◆ Exercise details
Write the data below out again, unchanged.

[[ Information given, beginning ]]

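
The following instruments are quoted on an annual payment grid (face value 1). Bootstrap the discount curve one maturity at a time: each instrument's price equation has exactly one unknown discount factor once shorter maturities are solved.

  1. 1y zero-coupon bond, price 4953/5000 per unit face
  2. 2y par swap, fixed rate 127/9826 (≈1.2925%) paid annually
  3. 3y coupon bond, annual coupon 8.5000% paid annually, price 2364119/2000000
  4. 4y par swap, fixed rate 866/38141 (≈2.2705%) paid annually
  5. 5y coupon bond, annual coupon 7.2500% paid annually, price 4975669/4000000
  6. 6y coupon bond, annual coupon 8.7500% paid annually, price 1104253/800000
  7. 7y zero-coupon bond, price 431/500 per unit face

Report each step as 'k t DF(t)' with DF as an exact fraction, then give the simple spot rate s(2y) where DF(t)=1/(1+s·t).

step 1 [1y] zero: DF = P = 4953/5000 ≈ 0.990600
step 2 [2y] swap r/1=127/9826: DF=(1 − 127/9826·(0.990600))/(1+127/9826) = 4873/5000 ≈ 0.974600
step 3 [3y] bond c/1=17/200: DF=(2364119/2000000 − 17/200·(0.990600+0.974600))/(1+17/200) = 1871/2000 ≈ 0.935500
step 4 [4y] swap r/1=866/38141: DF=(1 − 866/38141·(0.990600+0.974600+0.935500))/(1+866/38141) = 4567/5000 ≈ 0.913400
step 5 [5y] bond c/1=29/400: DF=(4975669/4000000 − 29/400·(0.990600+0.974600+0.935500+0.913400))/(1+29/400) = 451/500 ≈ 0.902000
step 6 [6y] bond c/1=7/80: DF=(1104253/800000 − 7/80·(0.990600+0.974600+0.935500+0.913400+0.902000))/(1+7/80) = 4449/5000 ≈ 0.889800
step 7 [7y] zero: DF = P = 431/500 ≈ 0.862000

1 1 4953/5000
2 2 4873/5000
3 3 1871/2000
4 4 4567/5000
5 5 451/500
6 6 4449/5000
7 7 431/500
s(2y) = (1/(4873/5000) − 1)/(2) = 127/9746 ≈ 1.3031%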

[[ Information given, end ]]

◆ Task solution
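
The following instruments are quoted on an annual payment grid (face value 1). Bootstrap the discount curve one maturity at a time: each instrument's price equation has exactly one unknown discount factor once shorter maturities are solved.

  1. 1y zero-coupon bond, price 4953/5000 per unit face
  2. 2y par swap, fixed rate 127/9826 (≈1.2925%) paid annually
  3. 3y coupon bond, annual coupon 8.5000% paid annually, price 2364119/2000000
  4. 4y par swap, fixed rate 866/38141 (≈2.2705%) paid annually
  5. 5y coupon bond, annual coupon 7.2500% paid annually, price 4975669/4000000
  6. 6y coupon bond, annual coupon 8.7500% paid annually, price 1104253/800000
  7. 7y zero-coupon bond, price 431/500 per unit face

Report each step as 'k t DF(t)' with DF as an exact fraction, then give the simple spot rate s(2y) where DF(t)=1/(1+s·t).

step 1 [1y] zero: DF = P = 4953/5000 ≈ 0.990600
step 2 [2y] swap r/1=127/9826: DF=(1 − 127/9826·(0.990600))/(1+127/9826) = 4873/5000 ≈ 0.974600
step 3 [3y] bond c/1=17/200: DF=(2364119/2000000 − 17/200·(0.990600+0.974600))/(1+17/200) = 1871/2000 ≈ 0.935500
step 4 [4y] swap r/1=866/38141: DF=(1 − 866/38141·(0.990600+0.974600+0.935500))/(1+866/38141) = 4567/5000 ≈ 0.913400
step 5 [5y] bond c/1=29/400: DF=(4975669/4000000 − 29/400·(0.990600+0.974600+0.935500+0.913400))/(1+29/400) = 451/500 ≈ 0.902000
step 6 [6y] bond c/1=7/80: DF=(1104253/800000 − 7/80·(0.990600+0.974600+0.935500+0.913400+0.902000))/(1+7/80) = 4449/5000 ≈ 0.889800
step 7 [7y] zero: DF = P = 431/500 ≈ 0.862000

1 1 4953/5000
2 2 4873/5000
3 3 1871/2000
4 4 4567/5000
5 5 451/500
6 6 4449/5000
7 7 431/500
s(2y) = (1/(4873/5000) − 1)/(2) = 127/9746 ≈ 1.3031%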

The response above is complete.